# Instructions for the task
Return the complete listing that follows, with each line reproduced exactly.

# Records supplied

━━━━

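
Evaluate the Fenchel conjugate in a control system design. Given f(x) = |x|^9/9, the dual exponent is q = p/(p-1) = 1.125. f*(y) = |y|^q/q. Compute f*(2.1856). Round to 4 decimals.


The conjugate exponent q satisfies 1/p + 1/q = 1.
p = 9, so q = 9/(9 - 1) = 1.125
|y|^q = 2.1856^1.125 = 2.41
f*(2.1856) = 2.41 / 1.125 = 2.1422


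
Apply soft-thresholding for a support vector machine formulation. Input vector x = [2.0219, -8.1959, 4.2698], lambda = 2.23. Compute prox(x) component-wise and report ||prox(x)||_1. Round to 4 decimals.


Soft-thresholding with lambda = 2.23:
prox(2.0219) = sign(2.0219)*max(|2.0219| - 2.23, 0) = 0.0
prox(-8.1959) = sign(-8.1959)*max(|-8.1959| - 2.23, 0) = -5.9659
prox(4.2698) = sign(4.2698)*max(|4.2698| - 2.23, 0) = 2.0398
prox(x) = [0.0, -5.9659, 2.0398]
||prox(x)||_1 = 0.0 + 5.9659 + 2.0398 = 8.0057


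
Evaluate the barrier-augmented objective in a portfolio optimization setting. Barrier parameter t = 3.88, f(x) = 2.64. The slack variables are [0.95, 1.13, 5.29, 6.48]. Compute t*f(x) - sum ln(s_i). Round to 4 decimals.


Step 1: Compute log-barrier.
ln values: [-0.0513, 0.1222, 1.6658, 1.8687]
phi = -(-0.0513 + 0.1222 + 1.6658 + 1.8687) = -3.6055
Step 2: Compute augmented objective.
t*f(x) = 3.88*2.64 = 10.2432
Total = 10.2432 - 3.6055 = 6.6377


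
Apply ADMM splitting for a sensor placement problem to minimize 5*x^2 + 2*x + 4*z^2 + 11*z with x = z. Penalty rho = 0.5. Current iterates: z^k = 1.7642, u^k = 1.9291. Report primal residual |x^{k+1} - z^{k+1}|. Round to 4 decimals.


ADMM iteration with rho = 0.5, z^k = 1.7642, u^k = 1.9291
Step 1: x-update.
Minimize 5*x^2 + 2*x + (0.5/2)*(x - 1.7642 + 1.9291)^2
FOC: (2*5 + 0.5)*x = -2 + 0.5*(1.7642 - 1.9291)
x^{k+1} = -0.1983
Step 2: z-update.
Minimize 4*z^2 + 11*z + (0.5/2)*(-0.1983 - z + 1.9291)^2
FOC: (2*4 + 0.5)*z = -11 + 0.5*(-0.1983 + 1.9291)
z^{k+1} = -1.1923
Step 3: u-update.
u^{k+1} = 1.9291 - 0.1983 + 1.1923 = 2.9231
Step 4: Primal residual = |-0.1983 + 1.1923| = 0.994


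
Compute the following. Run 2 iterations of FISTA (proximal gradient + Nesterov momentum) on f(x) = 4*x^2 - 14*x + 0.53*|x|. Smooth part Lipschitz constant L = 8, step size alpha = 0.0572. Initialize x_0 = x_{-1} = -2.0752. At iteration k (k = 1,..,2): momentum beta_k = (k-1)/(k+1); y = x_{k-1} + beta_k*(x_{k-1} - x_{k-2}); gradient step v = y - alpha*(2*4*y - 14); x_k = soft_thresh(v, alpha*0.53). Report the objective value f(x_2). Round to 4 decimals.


FISTA on f(x) = 4*x^2 - 14*x + 0.53*|x|
L = 8, alpha = 0.0572
Iteration 1: beta = 0.0, y = -2.0752 + 0.0*(-2.0752 + 2.0752) = -2.0752
  grad(y) = -30.6016, v = y - alpha*grad = -0.3248
  prox(v) = soft_thresh(-0.3248, 0.0303) = -0.2945
Iteration 2: beta = 0.3333, y = -0.2945 + 0.3333*(-0.2945 + 2.0752) = 0.2991
  grad(y) = -11.6072, v = y - alpha*grad = 0.963
  prox(v) = soft_thresh(0.963, 0.0303) = 0.9327
f(x_2) = 4*0.9327^2 - 14*0.9327 + 0.53*|0.9327| = -9.0839


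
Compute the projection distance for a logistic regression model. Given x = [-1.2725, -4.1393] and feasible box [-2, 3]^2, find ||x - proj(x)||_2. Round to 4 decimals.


Project each component onto [-2, 3].
clip(-1.2725) = -1.2725, clip(-4.1393) = -2.0
Projection = [-1.2725, -2.0]
Squared diffs: [0.0, 4.5766]
Distance = sqrt(4.5766) = 2.1393


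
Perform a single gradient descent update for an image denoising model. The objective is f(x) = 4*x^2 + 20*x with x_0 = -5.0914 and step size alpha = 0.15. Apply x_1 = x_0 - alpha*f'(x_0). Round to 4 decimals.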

━━━━

# Solution
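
Evaluate the Fenchel conjugate in a control system design. Given f(x) = |x|^9/9, the dual exponent is q = p/(p-1) = 1.125. f*(y) = |y|^q/q. Compute f*(2.1856). Round to 4 decimals.


The conjugate exponent q satisfies 1/p + 1/q = 1.
p = 9, so q = 9/(9 - 1) = 1.125
|y|^q = 2.1856^1.125 = 2.41
f*(2.1856) = 2.41 / 1.125 = 2.1422


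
Apply soft-thresholding for a support vector machine formulation. Input vector x = [2.0219, -8.1959, 4.2698], lambda = 2.23. Compute prox(x) component-wise and report ||prox(x)||_1. Round to 4 decimals.


Soft-thresholding with lambda = 2.23:
prox(2.0219) = sign(2.0219)*max(|2.0219| - 2.23, 0) = 0.0
prox(-8.1959) = sign(-8.1959)*max(|-8.1959| - 2.23, 0) = -5.9659
prox(4.2698) = sign(4.2698)*max(|4.2698| - 2.23, 0) = 2.0398
prox(x) = [0.0, -5.9659, 2.0398]
||prox(x)||_1 = 0.0 + 5.9659 + 2.0398 = 8.0057


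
Evaluate the barrier-augmented objective in a portfolio optimization setting. Barrier parameter t = 3.88, f(x) = 2.64. The slack variables are [0.95, 1.13, 5.29, 6.48]. Compute t*f(x) - sum ln(s_i). Round to 4 decimals.


Step 1: Compute log-barrier.
ln values: [-0.0513, 0.1222, 1.6658, 1.8687]
phi = -(-0.0513 + 0.1222 + 1.6658 + 1.8687) = -3.6055
Step 2: Compute augmented objective.
t*f(x) = 3.88*2.64 = 10.2432
Total = 10.2432 - 3.6055 = 6.6377


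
Apply ADMM splitting for a sensor placement problem to minimize 5*x^2 + 2*x + 4*z^2 + 11*z with x = z. Penalty rho = 0.5. Current iterates: z^k = 1.7642, u^k = 1.9291. Report primal residual |x^{k+1} - z^{k+1}|. Round to 4 decimals.


ADMM iteration with rho = 0.5, z^k = 1.7642, u^k = 1.9291
Step 1: x-update.
Minimize 5*x^2 + 2*x + (0.5/2)*(x - 1.7642 + 1.9291)^2
FOC: (2*5 + 0.5)*x = -2 + 0.5*(1.7642 - 1.9291)
x^{k+1} = -0.1983
Step 2: z-update.
Minimize 4*z^2 + 11*z + (0.5/2)*(-0.1983 - z + 1.9291)^2
FOC: (2*4 + 0.5)*z = -11 + 0.5*(-0.1983 + 1.9291)
z^{k+1} = -1.1923
Step 3: u-update.
u^{k+1} = 1.9291 - 0.1983 + 1.1923 = 2.9231
Step 4: Primal residual = |-0.1983 + 1.1923| = 0.994


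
Compute the following. Run 2 iterations of FISTA (proximal gradient + Nesterov momentum) on f(x) = 4*x^2 - 14*x + 0.53*|x|. Smooth part Lipschitz constant L = 8, step size alpha = 0.0572. Initialize x_0 = x_{-1} = -2.0752. At iteration k (k = 1,..,2): momentum beta_k = (k-1)/(k+1); y = x_{k-1} + beta_k*(x_{k-1} - x_{k-2}); gradient step v = y - alpha*(2*4*y - 14); x_k = soft_thresh(v, alpha*0.53). Report the objective value f(x_2). Round to 4 decimals.


FISTA on f(x) = 4*x^2 - 14*x + 0.53*|x|
L = 8, alpha = 0.0572
Iteration 1: beta = 0.0, y = -2.0752 + 0.0*(-2.0752 + 2.0752) = -2.0752
  grad(y) = -30.6016, v = y - alpha*grad = -0.3248
  prox(v) = soft_thresh(-0.3248, 0.0303) = -0.2945
Iteration 2: beta = 0.3333, y = -0.2945 + 0.3333*(-0.2945 + 2.0752) = 0.2991
  grad(y) = -11.6072, v = y - alpha*grad = 0.963
  prox(v) = soft_thresh(0.963, 0.0303) = 0.9327
f(x_2) = 4*0.9327^2 - 14*0.9327 + 0.53*|0.9327| = -9.0839


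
Compute the projection distance for a logistic regression model. Given x = [-1.2725, -4.1393] and feasible box [-2, 3]^2, find ||x - proj(x)||_2. Round to 4 decimals.


Project each component onto [-2, 3].
clip(-1.2725) = -1.2725, clip(-4.1393) = -2.0
Projection = [-1.2725, -2.0]
Squared diffs: [0.0, 4.5766]
Distance = sqrt(4.5766) = 2.1393


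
Perform a single gradient descent update for an image denoising model. The objective is f(x) = 4*x^2 + 20*x with x_0 = -5.0914 and step size alpha = 0.15. Apply x_1 = x_0 - alpha*f'(x_0). Round to 4 decimals.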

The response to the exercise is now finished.